* _TASK TO COMPLETE_
Each record must appear in the answer exactly as it does in the data.

* _RECORDS PROVIDED_
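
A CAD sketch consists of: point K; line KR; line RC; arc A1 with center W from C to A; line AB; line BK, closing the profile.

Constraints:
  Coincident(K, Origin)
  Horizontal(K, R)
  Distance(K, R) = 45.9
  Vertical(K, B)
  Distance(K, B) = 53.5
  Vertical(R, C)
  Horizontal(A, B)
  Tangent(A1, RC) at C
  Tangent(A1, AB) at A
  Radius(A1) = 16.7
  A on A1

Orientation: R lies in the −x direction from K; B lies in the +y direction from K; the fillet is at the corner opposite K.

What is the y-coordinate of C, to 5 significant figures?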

* _RESULT BELOW_
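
A CAD sketch consists of: point K; line KR; line RC; arc A1 with center W from C to A; line AB; line BK, closing the profile.

Constraints:
  Coincident(K, Origin)
  Horizontal(K, R)
  Distance(K, R) = 45.9
  Vertical(K, B)
  Distance(K, B) = 53.5
  Vertical(R, C)
  Horizontal(A, B)
  Tangent(A1, RC) at C
  Tangent(A1, AB) at A
  Radius(A1) = 16.7
  A on A1

Orientation: R lies in the −x direction from K; B lies in the +y direction from K; the fillet is at the corner opposite K.

What is the y-coordinate of C, to 5 significant figures?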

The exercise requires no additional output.